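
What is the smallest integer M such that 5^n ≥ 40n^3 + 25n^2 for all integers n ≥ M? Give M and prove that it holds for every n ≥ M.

At n = 5: 3125 < 5625, so the inequality fails and M ≥ 6. We prove 5^n ≥ 40n^3 + 25n^2 for all n ≥ 6.
For the base case n = 6: 5^n = 15625 and 40n^3 + 25n^2 = 9540, so 15625 ≥ 9540.
For the inductive step, assume it holds for an arbitrary p ≥ 6, so 5^p ≥ 40p^3 + 25p^2.
Then 5^(p + 1) = 5·(5^p) ≥ 5·(40p^3 + 25p^2).
Also, for p ≥ 6 we have 5·(40p^3 + 25p^2) ≥ 40(p+1)^3 + 25(p+1)^2, since 5·(40p^3 + 25p^2) − (40(p+1)^3 + 25(p+1)^2) = 160p^3 - 20p^2 - 170p - 65, which is nonnegative for all p ≥ 6.
Combining, 5^(p + 1) ≥ 40(p+1)^3 + 25(p+1)^2.
Hence, by induction on n, the claim holds for every n ≥ 6.
Hence the smallest such M is 6.

M = 6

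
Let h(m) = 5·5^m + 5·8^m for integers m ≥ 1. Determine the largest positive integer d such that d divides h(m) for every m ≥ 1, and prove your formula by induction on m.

d = 5

Computing the first values: h(1) = 65 and h(2) = 445; gcd(65, 445) = 5, so d ≤ 5.
We prove 5 | 5·5^m + 5·8^m for all m ≥ 1 by induction on m.
Base step (m = 1): h(1) = 65 = 5·(13), so 5 | h(1).
For the inductive step, assume it holds for an arbitrary i ≥ 1, i.e. 5 | h(i). Then
h(i+1) − 8·h(i) = (5·5^(i+1) + 5·8^(i+1)) − 8·(5·5^i + 5·8^i) = (5)·5^i·(5 − 8) = (-15)·5^i. Since 5 | h(i) by the inductive hypothesis, 5 | 8·h(i); and 5 | -15 since -15 = 5·-3. Therefore 5 | h(i+1).
By induction, the statement is established for all m ≥ 1.
Therefore the largest such d is 5.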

• _Work instruction_
Your task is to reproduce the records in full, without any alteration.

• _Exercise answer_
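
What is the smallest integer M such that 5^n ≥ 40n^3 + 25n^2 for all integers n ≥ M? Give M and prove that it holds for every n ≥ M.

At n = 5: 3125 < 5625, so the inequality fails and M ≥ 6. We prove 5^n ≥ 40n^3 + 25n^2 for all n ≥ 6.
For the base case n = 6: 5^n = 15625 and 40n^3 + 25n^2 = 9540, so 15625 ≥ 9540.
For the inductive step, assume it holds for an arbitrary p ≥ 6, so 5^p ≥ 40p^3 + 25p^2.
Then 5^(p + 1) = 5·(5^p) ≥ 5·(40p^3 + 25p^2).
Also, for p ≥ 6 we have 5·(40p^3 + 25p^2) ≥ 40(p+1)^3 + 25(p+1)^2, since 5·(40p^3 + 25p^2) − (40(p+1)^3 + 25(p+1)^2) = 160p^3 - 20p^2 - 170p - 65, which is nonnegative for all p ≥ 6.
Combining, 5^(p + 1) ≥ 40(p+1)^3 + 25(p+1)^2.
Hence, by induction on n, the claim holds for every n ≥ 6.
Hence the smallest such M is 6.

M = 6

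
Let h(m) = 5·5^m + 5·8^m for integers m ≥ 1. Determine the largest positive integer d such that d divides h(m) for every m ≥ 1, and prove your formula by induction on m.

d = 5

Computing the first values: h(1) = 65 and h(2) = 445; gcd(65, 445) = 5, so d ≤ 5.
We prove 5 | 5·5^m + 5·8^m for all m ≥ 1 by induction on m.
Base step (m = 1): h(1) = 65 = 5·(13), so 5 | h(1).
For the inductive step, assume it holds for an arbitrary i ≥ 1, i.e. 5 | h(i). Then
h(i+1) − 8·h(i) = (5·5^(i+1) + 5·8^(i+1)) − 8·(5·5^i + 5·8^i) = (5)·5^i·(5 − 8) = (-15)·5^i. Since 5 | h(i) by the inductive hypothesis, 5 | 8·h(i); and 5 | -15 since -15 = 5·-3. Therefore 5 | h(i+1).
By induction, the statement is established for all m ≥ 1.
Therefore the largest such d is 5.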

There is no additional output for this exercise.